(Items listed in a dataset)
____
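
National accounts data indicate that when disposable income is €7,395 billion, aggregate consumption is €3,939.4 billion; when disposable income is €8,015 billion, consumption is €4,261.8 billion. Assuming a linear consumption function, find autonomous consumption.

a = 94

MPC = ΔC/ΔY = (4261.8 − 3939.4)/(8015 − 7395) = 322.4/620 = 0.52
a = C − MPC·Y = 3939.4 − 0.52(7395) = 3939.4 − 3845.4 = 94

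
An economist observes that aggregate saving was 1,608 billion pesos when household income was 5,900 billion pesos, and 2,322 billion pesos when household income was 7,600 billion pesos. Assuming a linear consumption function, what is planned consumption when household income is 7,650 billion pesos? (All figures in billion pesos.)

C = 5307

MPS = ΔS/ΔY = (2322 − 1608)/(7600 − 5900) = 714/1700 = 0.42
MPC = 1 − MPS = 0.58
Autonomous saving = 1608 − 0.42(5900) = -870, so a = 870
C = 870 + 0.58(7650) = 870 + 4437 = 5307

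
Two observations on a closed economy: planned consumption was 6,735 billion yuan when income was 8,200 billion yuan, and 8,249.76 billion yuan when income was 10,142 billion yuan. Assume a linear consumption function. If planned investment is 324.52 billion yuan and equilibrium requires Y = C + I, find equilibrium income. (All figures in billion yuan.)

MPC = (8249.76 − 6735)/(10142 − 8200) = 1514.76/1942 = 0.78
a = 6735 − 0.78(8200) = 339
Equilibrium: Y = 339 + 0.78Y + 324.52
0.22Y = 663.52, so Y = 663.52/0.22 = 3016

Y = 3016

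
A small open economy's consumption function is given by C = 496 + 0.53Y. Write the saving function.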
____
Copy out the records shown above, every one, exactly.

SOLUTION TO THIS EXERCISE -
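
National accounts data indicate that when disposable income is €7,395 billion, aggregate consumption is €3,939.4 billion; when disposable income is €8,015 billion, consumption is €4,261.8 billion. Assuming a linear consumption function, find autonomous consumption.

a = 94

MPC = ΔC/ΔY = (4261.8 − 3939.4)/(8015 − 7395) = 322.4/620 = 0.52
a = C − MPC·Y = 3939.4 − 0.52(7395) = 3939.4 − 3845.4 = 94

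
An economist observes that aggregate saving was 1,608 billion pesos when household income was 5,900 billion pesos, and 2,322 billion pesos when household income was 7,600 billion pesos. Assuming a linear consumption function, what is planned consumption when household income is 7,650 billion pesos? (All figures in billion pesos.)

C = 5307

MPS = ΔS/ΔY = (2322 − 1608)/(7600 − 5900) = 714/1700 = 0.42
MPC = 1 − MPS = 0.58
Autonomous saving = 1608 − 0.42(5900) = -870, so a = 870
C = 870 + 0.58(7650) = 870 + 4437 = 5307

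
Two observations on a closed economy: planned consumption was 6,735 billion yuan when income was 8,200 billion yuan, and 8,249.76 billion yuan when income was 10,142 billion yuan. Assume a linear consumption function. If planned investment is 324.52 billion yuan and equilibrium requires Y = C + I, find equilibrium income. (All figures in billion yuan.)

MPC = (8249.76 − 6735)/(10142 − 8200) = 1514.76/1942 = 0.78
a = 6735 − 0.78(8200) = 339
Equilibrium: Y = 339 + 0.78Y + 324.52
0.22Y = 663.52, so Y = 663.52/0.22 = 3016

Y = 3016

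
A small open economy's consumption function is given by C = 496 + 0.53Y. Write the saving function.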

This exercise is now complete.